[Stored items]
++++++
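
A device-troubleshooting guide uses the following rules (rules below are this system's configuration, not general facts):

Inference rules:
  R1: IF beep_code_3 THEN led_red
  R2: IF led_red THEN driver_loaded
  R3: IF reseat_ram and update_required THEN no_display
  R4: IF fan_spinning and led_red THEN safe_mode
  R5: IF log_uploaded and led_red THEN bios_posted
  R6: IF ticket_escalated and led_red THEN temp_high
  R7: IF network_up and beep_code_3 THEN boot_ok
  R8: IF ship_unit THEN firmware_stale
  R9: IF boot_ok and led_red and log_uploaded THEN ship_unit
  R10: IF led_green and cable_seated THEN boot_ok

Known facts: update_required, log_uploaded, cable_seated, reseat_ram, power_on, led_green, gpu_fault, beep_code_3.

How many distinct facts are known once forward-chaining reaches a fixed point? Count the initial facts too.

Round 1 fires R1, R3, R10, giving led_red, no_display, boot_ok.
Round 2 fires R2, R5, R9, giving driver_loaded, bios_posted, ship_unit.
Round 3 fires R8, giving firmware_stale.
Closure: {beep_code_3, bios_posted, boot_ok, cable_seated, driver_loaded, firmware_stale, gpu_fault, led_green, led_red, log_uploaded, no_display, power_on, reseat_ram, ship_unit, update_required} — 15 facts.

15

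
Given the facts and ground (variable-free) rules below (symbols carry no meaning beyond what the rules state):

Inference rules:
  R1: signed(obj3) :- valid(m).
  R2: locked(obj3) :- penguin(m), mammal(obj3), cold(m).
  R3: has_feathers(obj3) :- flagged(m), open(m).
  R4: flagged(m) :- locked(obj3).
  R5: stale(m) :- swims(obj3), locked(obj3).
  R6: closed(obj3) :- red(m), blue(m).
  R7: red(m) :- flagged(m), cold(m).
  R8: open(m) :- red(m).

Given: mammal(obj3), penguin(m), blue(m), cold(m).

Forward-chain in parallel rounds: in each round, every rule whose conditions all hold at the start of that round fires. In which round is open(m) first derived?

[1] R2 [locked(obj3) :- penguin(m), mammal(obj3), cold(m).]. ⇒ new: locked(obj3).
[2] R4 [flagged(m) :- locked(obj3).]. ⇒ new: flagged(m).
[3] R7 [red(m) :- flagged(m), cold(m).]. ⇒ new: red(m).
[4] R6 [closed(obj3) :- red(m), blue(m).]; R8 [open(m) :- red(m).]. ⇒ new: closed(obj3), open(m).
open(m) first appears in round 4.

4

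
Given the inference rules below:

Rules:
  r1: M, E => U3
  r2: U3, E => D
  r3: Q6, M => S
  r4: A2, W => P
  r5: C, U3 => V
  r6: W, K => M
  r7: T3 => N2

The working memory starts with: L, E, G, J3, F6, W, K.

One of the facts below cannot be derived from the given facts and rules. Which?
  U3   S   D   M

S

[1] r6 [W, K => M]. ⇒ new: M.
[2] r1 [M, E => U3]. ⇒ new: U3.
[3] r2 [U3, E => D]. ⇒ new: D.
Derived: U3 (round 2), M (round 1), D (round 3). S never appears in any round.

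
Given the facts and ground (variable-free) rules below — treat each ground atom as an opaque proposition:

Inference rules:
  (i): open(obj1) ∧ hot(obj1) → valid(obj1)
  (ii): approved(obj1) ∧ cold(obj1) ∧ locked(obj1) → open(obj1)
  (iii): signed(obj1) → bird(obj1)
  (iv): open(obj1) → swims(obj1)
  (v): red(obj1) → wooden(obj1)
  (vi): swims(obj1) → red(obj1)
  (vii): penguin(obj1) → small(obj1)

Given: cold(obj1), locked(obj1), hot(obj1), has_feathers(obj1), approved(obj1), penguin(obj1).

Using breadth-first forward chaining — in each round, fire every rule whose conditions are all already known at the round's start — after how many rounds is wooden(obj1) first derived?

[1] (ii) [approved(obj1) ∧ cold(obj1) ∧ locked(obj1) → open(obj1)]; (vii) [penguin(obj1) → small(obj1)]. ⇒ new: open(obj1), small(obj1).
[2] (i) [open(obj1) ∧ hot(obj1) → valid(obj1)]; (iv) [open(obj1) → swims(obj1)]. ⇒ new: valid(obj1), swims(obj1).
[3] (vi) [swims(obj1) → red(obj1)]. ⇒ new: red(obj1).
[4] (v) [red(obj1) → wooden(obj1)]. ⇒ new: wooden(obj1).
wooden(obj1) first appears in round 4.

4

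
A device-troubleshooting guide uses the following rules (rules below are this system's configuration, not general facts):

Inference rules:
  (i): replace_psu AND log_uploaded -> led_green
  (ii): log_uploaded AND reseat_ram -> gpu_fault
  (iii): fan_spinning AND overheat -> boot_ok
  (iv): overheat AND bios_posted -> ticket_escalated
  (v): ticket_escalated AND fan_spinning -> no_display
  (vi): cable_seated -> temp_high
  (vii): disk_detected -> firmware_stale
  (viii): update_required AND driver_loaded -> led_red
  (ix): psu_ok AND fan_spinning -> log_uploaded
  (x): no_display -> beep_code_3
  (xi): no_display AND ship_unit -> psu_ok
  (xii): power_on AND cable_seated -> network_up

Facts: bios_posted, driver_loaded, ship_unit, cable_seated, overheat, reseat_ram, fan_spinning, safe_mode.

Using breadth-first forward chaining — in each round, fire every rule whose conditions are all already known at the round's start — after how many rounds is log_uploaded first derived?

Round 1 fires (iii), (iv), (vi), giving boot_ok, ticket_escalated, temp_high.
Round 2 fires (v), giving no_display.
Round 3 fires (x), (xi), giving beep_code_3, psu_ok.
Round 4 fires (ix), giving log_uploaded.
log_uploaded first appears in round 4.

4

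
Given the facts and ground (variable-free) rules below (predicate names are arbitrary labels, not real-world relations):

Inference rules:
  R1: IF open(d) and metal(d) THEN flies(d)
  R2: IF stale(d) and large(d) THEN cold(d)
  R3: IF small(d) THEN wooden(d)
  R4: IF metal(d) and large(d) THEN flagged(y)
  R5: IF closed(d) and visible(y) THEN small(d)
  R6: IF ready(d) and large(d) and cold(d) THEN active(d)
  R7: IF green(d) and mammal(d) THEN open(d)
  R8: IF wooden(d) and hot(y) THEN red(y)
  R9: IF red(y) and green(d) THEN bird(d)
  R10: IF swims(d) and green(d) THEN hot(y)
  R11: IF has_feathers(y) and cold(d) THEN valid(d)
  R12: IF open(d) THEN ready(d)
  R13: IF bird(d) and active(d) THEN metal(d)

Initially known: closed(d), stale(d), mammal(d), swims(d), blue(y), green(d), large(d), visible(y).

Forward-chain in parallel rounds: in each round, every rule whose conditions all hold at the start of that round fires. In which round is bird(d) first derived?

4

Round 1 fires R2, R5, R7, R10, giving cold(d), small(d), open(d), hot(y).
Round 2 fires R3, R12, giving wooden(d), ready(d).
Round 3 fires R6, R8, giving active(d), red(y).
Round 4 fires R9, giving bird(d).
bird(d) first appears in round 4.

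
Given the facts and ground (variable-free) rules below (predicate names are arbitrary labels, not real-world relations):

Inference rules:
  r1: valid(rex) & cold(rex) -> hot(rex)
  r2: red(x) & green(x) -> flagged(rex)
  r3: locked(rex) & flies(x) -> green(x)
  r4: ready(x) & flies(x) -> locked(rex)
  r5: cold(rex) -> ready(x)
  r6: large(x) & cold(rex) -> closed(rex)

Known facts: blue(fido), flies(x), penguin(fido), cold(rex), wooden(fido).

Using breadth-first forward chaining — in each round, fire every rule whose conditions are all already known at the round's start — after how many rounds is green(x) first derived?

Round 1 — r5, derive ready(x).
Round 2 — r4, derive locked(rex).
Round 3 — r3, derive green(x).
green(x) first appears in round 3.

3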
++++++
Your task:
Give back all of the records exactly as they were provided above.

Your solution:
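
A device-troubleshooting guide uses the following rules (rules below are this system's configuration, not general facts):

Inference rules:
  R1: IF beep_code_3 THEN led_red
  R2: IF led_red THEN driver_loaded
  R3: IF reseat_ram and update_required THEN no_display
  R4: IF fan_spinning and led_red THEN safe_mode
  R5: IF log_uploaded and led_red THEN bios_posted
  R6: IF ticket_escalated and led_red THEN temp_high
  R7: IF network_up and beep_code_3 THEN boot_ok
  R8: IF ship_unit THEN firmware_stale
  R9: IF boot_ok and led_red and log_uploaded THEN ship_unit
  R10: IF led_green and cable_seated THEN boot_ok

Known facts: update_required, log_uploaded, cable_seated, reseat_ram, power_on, led_green, gpu_fault, beep_code_3.

How many distinct facts are known once forward-chaining reaches a fixed point? Count the initial facts too.

Round 1 fires R1, R3, R10, giving led_red, no_display, boot_ok.
Round 2 fires R2, R5, R9, giving driver_loaded, bios_posted, ship_unit.
Round 3 fires R8, giving firmware_stale.
Closure: {beep_code_3, bios_posted, boot_ok, cable_seated, driver_loaded, firmware_stale, gpu_fault, led_green, led_red, log_uploaded, no_display, power_on, reseat_ram, ship_unit, update_required} — 15 facts.

15

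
Given the facts and ground (variable-free) rules below (symbols carry no meaning beyond what the rules state):

Inference rules:
  R1: signed(obj3) :- valid(m).
  R2: locked(obj3) :- penguin(m), mammal(obj3), cold(m).
  R3: has_feathers(obj3) :- flagged(m), open(m).
  R4: flagged(m) :- locked(obj3).
  R5: stale(m) :- swims(obj3), locked(obj3).
  R6: closed(obj3) :- red(m), blue(m).
  R7: red(m) :- flagged(m), cold(m).
  R8: open(m) :- red(m).

Given: mammal(obj3), penguin(m), blue(m), cold(m).

Forward-chain in parallel rounds: in each round, every rule whose conditions all hold at the start of that round fires. In which round is open(m) first derived?

[1] R2 [locked(obj3) :- penguin(m), mammal(obj3), cold(m).]. ⇒ new: locked(obj3).
[2] R4 [flagged(m) :- locked(obj3).]. ⇒ new: flagged(m).
[3] R7 [red(m) :- flagged(m), cold(m).]. ⇒ new: red(m).
[4] R6 [closed(obj3) :- red(m), blue(m).]; R8 [open(m) :- red(m).]. ⇒ new: closed(obj3), open(m).
open(m) first appears in round 4.

4

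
Given the inference rules below:

Rules:
  r1: M, E => U3
  r2: U3, E => D
  r3: Q6, M => S
  r4: A2, W => P
  r5: C, U3 => V
  r6: W, K => M
  r7: T3 => N2

The working memory starts with: L, E, G, J3, F6, W, K.

One of the facts below cannot be derived from the given facts and rules. Which?
  U3   S   D   M

S

[1] r6 [W, K => M]. ⇒ new: M.
[2] r1 [M, E => U3]. ⇒ new: U3.
[3] r2 [U3, E => D]. ⇒ new: D.
Derived: U3 (round 2), M (round 1), D (round 3). S never appears in any round.

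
Given the facts and ground (variable-free) rules below — treat each ground atom as an opaque proposition:

Inference rules:
  (i): open(obj1) ∧ hot(obj1) → valid(obj1)
  (ii): approved(obj1) ∧ cold(obj1) ∧ locked(obj1) → open(obj1)
  (iii): signed(obj1) → bird(obj1)
  (iv): open(obj1) → swims(obj1)
  (v): red(obj1) → wooden(obj1)
  (vi): swims(obj1) → red(obj1)
  (vii): penguin(obj1) → small(obj1)

Given: cold(obj1), locked(obj1), hot(obj1), has_feathers(obj1), approved(obj1), penguin(obj1).

Using breadth-first forward chaining — in each round, fire every rule whose conditions are all already known at the round's start — after how many rounds is wooden(obj1) first derived?

[1] (ii) [approved(obj1) ∧ cold(obj1) ∧ locked(obj1) → open(obj1)]; (vii) [penguin(obj1) → small(obj1)]. ⇒ new: open(obj1), small(obj1).
[2] (i) [open(obj1) ∧ hot(obj1) → valid(obj1)]; (iv) [open(obj1) → swims(obj1)]. ⇒ new: valid(obj1), swims(obj1).
[3] (vi) [swims(obj1) → red(obj1)]. ⇒ new: red(obj1).
[4] (v) [red(obj1) → wooden(obj1)]. ⇒ new: wooden(obj1).
wooden(obj1) first appears in round 4.

4

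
A device-troubleshooting guide uses the following rules (rules below are this system's configuration, not general facts):

Inference rules:
  (i): replace_psu AND log_uploaded -> led_green
  (ii): log_uploaded AND reseat_ram -> gpu_fault
  (iii): fan_spinning AND overheat -> boot_ok
  (iv): overheat AND bios_posted -> ticket_escalated
  (v): ticket_escalated AND fan_spinning -> no_display
  (vi): cable_seated -> temp_high
  (vii): disk_detected -> firmware_stale
  (viii): update_required AND driver_loaded -> led_red
  (ix): psu_ok AND fan_spinning -> log_uploaded
  (x): no_display -> beep_code_3
  (xi): no_display AND ship_unit -> psu_ok
  (xii): power_on AND cable_seated -> network_up

Facts: bios_posted, driver_loaded, ship_unit, cable_seated, overheat, reseat_ram, fan_spinning, safe_mode.

Using breadth-first forward chaining — in each round, fire every rule whose conditions are all already known at the round's start — after how many rounds is log_uploaded first derived?

Round 1 fires (iii), (iv), (vi), giving boot_ok, ticket_escalated, temp_high.
Round 2 fires (v), giving no_display.
Round 3 fires (x), (xi), giving beep_code_3, psu_ok.
Round 4 fires (ix), giving log_uploaded.
log_uploaded first appears in round 4.

4

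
Given the facts and ground (variable-free) rules below (predicate names are arbitrary labels, not real-world relations):

Inference rules:
  R1: IF open(d) and metal(d) THEN flies(d)
  R2: IF stale(d) and large(d) THEN cold(d)
  R3: IF small(d) THEN wooden(d)
  R4: IF metal(d) and large(d) THEN flagged(y)
  R5: IF closed(d) and visible(y) THEN small(d)
  R6: IF ready(d) and large(d) and cold(d) THEN active(d)
  R7: IF green(d) and mammal(d) THEN open(d)
  R8: IF wooden(d) and hot(y) THEN red(y)
  R9: IF red(y) and green(d) THEN bird(d)
  R10: IF swims(d) and green(d) THEN hot(y)
  R11: IF has_feathers(y) and cold(d) THEN valid(d)
  R12: IF open(d) THEN ready(d)
  R13: IF bird(d) and active(d) THEN metal(d)

Initially known: closed(d), stale(d), mammal(d), swims(d), blue(y), green(d), large(d), visible(y).

Forward-chain in parallel rounds: in each round, every rule whose conditions all hold at the start of that round fires. In which round is bird(d) first derived?

4

Round 1 fires R2, R5, R7, R10, giving cold(d), small(d), open(d), hot(y).
Round 2 fires R3, R12, giving wooden(d), ready(d).
Round 3 fires R6, R8, giving active(d), red(y).
Round 4 fires R9, giving bird(d).
bird(d) first appears in round 4.

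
Given the facts and ground (variable-free) rules below (predicate names are arbitrary labels, not real-world relations):

Inference rules:
  r1: valid(rex) & cold(rex) -> hot(rex)
  r2: red(x) & green(x) -> flagged(rex)
  r3: locked(rex) & flies(x) -> green(x)
  r4: ready(x) & flies(x) -> locked(rex)
  r5: cold(rex) -> ready(x)
  r6: large(x) & cold(rex) -> closed(rex)

Known facts: blue(fido), flies(x), penguin(fido), cold(rex), wooden(fido).

Using breadth-first forward chaining — in each round, fire every rule whose conditions are all already known at the round's start — after how many rounds is green(x) first derived?

Round 1 — r5, derive ready(x).
Round 2 — r4, derive locked(rex).
Round 3 — r3, derive green(x).
green(x) first appears in round 3.

3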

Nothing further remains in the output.